### WHAT THE TASK REQUIRES
Copy all the records exactly; the complete set is the expected result.
═════ INPUT MATERIAL ═════
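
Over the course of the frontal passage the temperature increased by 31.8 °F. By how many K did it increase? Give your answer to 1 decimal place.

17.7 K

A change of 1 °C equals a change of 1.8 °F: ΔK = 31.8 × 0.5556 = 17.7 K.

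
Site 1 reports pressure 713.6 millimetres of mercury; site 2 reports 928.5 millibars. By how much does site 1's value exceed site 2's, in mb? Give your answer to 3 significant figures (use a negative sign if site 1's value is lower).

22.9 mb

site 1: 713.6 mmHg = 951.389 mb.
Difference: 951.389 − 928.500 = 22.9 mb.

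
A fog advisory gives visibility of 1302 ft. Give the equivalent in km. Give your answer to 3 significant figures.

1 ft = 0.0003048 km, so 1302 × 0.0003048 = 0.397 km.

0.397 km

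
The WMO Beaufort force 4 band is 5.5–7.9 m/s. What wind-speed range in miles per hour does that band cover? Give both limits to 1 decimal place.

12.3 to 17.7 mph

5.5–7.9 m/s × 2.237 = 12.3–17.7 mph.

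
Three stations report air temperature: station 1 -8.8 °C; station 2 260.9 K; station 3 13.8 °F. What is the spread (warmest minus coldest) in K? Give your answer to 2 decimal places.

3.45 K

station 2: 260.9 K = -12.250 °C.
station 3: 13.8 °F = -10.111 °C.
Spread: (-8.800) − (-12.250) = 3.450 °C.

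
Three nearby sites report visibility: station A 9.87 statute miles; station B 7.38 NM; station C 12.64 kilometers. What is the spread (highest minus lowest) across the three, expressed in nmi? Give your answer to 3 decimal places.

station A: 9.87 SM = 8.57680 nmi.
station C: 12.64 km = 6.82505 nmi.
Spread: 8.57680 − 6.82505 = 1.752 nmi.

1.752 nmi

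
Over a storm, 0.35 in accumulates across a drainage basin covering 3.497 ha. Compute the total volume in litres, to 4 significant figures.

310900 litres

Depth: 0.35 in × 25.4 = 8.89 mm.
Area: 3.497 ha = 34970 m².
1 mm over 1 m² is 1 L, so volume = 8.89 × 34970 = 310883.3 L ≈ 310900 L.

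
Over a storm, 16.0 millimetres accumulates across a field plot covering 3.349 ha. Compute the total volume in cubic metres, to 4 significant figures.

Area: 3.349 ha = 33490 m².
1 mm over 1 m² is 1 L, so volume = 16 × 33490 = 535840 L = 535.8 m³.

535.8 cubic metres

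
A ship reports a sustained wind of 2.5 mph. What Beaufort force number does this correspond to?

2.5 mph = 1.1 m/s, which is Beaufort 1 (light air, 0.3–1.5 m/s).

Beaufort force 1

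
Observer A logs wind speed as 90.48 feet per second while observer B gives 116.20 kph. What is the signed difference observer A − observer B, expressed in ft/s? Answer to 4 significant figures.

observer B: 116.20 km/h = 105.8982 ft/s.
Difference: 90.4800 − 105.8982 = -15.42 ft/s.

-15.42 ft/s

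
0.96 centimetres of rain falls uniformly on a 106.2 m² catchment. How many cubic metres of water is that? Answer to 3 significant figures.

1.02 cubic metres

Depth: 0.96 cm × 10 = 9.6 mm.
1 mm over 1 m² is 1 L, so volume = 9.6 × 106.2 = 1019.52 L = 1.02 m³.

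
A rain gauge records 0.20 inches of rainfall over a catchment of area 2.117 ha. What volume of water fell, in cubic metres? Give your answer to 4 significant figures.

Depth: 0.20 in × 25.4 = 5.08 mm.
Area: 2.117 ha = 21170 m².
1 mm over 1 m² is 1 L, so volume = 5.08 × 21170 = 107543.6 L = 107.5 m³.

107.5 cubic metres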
═════
### EXERCISE ANSWER
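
Over the course of the frontal passage the temperature increased by 31.8 °F. By how many K did it increase? Give your answer to 1 decimal place.

17.7 K

A change of 1 °C equals a change of 1.8 °F: ΔK = 31.8 × 0.5556 = 17.7 K.

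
Site 1 reports pressure 713.6 millimetres of mercury; site 2 reports 928.5 millibars. By how much does site 1's value exceed site 2's, in mb? Give your answer to 3 significant figures (use a negative sign if site 1's value is lower).

22.9 mb

site 1: 713.6 mmHg = 951.389 mb.
Difference: 951.389 − 928.500 = 22.9 mb.

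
A fog advisory gives visibility of 1302 ft. Give the equivalent in km. Give your answer to 3 significant figures.

1 ft = 0.0003048 km, so 1302 × 0.0003048 = 0.397 km.

0.397 km

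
The WMO Beaufort force 4 band is 5.5–7.9 m/s. What wind-speed range in miles per hour does that band cover? Give both limits to 1 decimal place.

12.3 to 17.7 mph

5.5–7.9 m/s × 2.237 = 12.3–17.7 mph.

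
Three stations report air temperature: station 1 -8.8 °C; station 2 260.9 K; station 3 13.8 °F. What is the spread (warmest minus coldest) in K? Give your answer to 2 decimal places.

3.45 K

station 2: 260.9 K = -12.250 °C.
station 3: 13.8 °F = -10.111 °C.
Spread: (-8.800) − (-12.250) = 3.450 °C.

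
Three nearby sites report visibility: station A 9.87 statute miles; station B 7.38 NM; station C 12.64 kilometers. What is the spread (highest minus lowest) across the three, expressed in nmi? Give your answer to 3 decimal places.

station A: 9.87 SM = 8.57680 nmi.
station C: 12.64 km = 6.82505 nmi.
Spread: 8.57680 − 6.82505 = 1.752 nmi.

1.752 nmi

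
Over a storm, 0.35 in accumulates across a drainage basin covering 3.497 ha. Compute the total volume in litres, to 4 significant figures.

310900 litres

Depth: 0.35 in × 25.4 = 8.89 mm.
Area: 3.497 ha = 34970 m².
1 mm over 1 m² is 1 L, so volume = 8.89 × 34970 = 310883.3 L ≈ 310900 L.

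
Over a storm, 16.0 millimetres accumulates across a field plot covering 3.349 ha. Compute the total volume in cubic metres, to 4 significant figures.

Area: 3.349 ha = 33490 m².
1 mm over 1 m² is 1 L, so volume = 16 × 33490 = 535840 L = 535.8 m³.

535.8 cubic metres

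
A ship reports a sustained wind of 2.5 mph. What Beaufort force number does this correspond to?

2.5 mph = 1.1 m/s, which is Beaufort 1 (light air, 0.3–1.5 m/s).

Beaufort force 1

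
Observer A logs wind speed as 90.48 feet per second while observer B gives 116.20 kph. What is the signed difference observer A − observer B, expressed in ft/s? Answer to 4 significant figures.

observer B: 116.20 km/h = 105.8982 ft/s.
Difference: 90.4800 − 105.8982 = -15.42 ft/s.

-15.42 ft/s

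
0.96 centimetres of rain falls uniformly on a 106.2 m² catchment. How many cubic metres of water is that? Answer to 3 significant figures.

1.02 cubic metres

Depth: 0.96 cm × 10 = 9.6 mm.
1 mm over 1 m² is 1 L, so volume = 9.6 × 106.2 = 1019.52 L = 1.02 m³.

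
A rain gauge records 0.20 inches of rainfall over a catchment of area 2.117 ha. What volume of water fell, in cubic metres? Give your answer to 4 significant figures.

Depth: 0.20 in × 25.4 = 5.08 mm.
Area: 2.117 ha = 21170 m².
1 mm over 1 m² is 1 L, so volume = 5.08 × 21170 = 107543.6 L = 107.5 m³.

107.5 cubic metres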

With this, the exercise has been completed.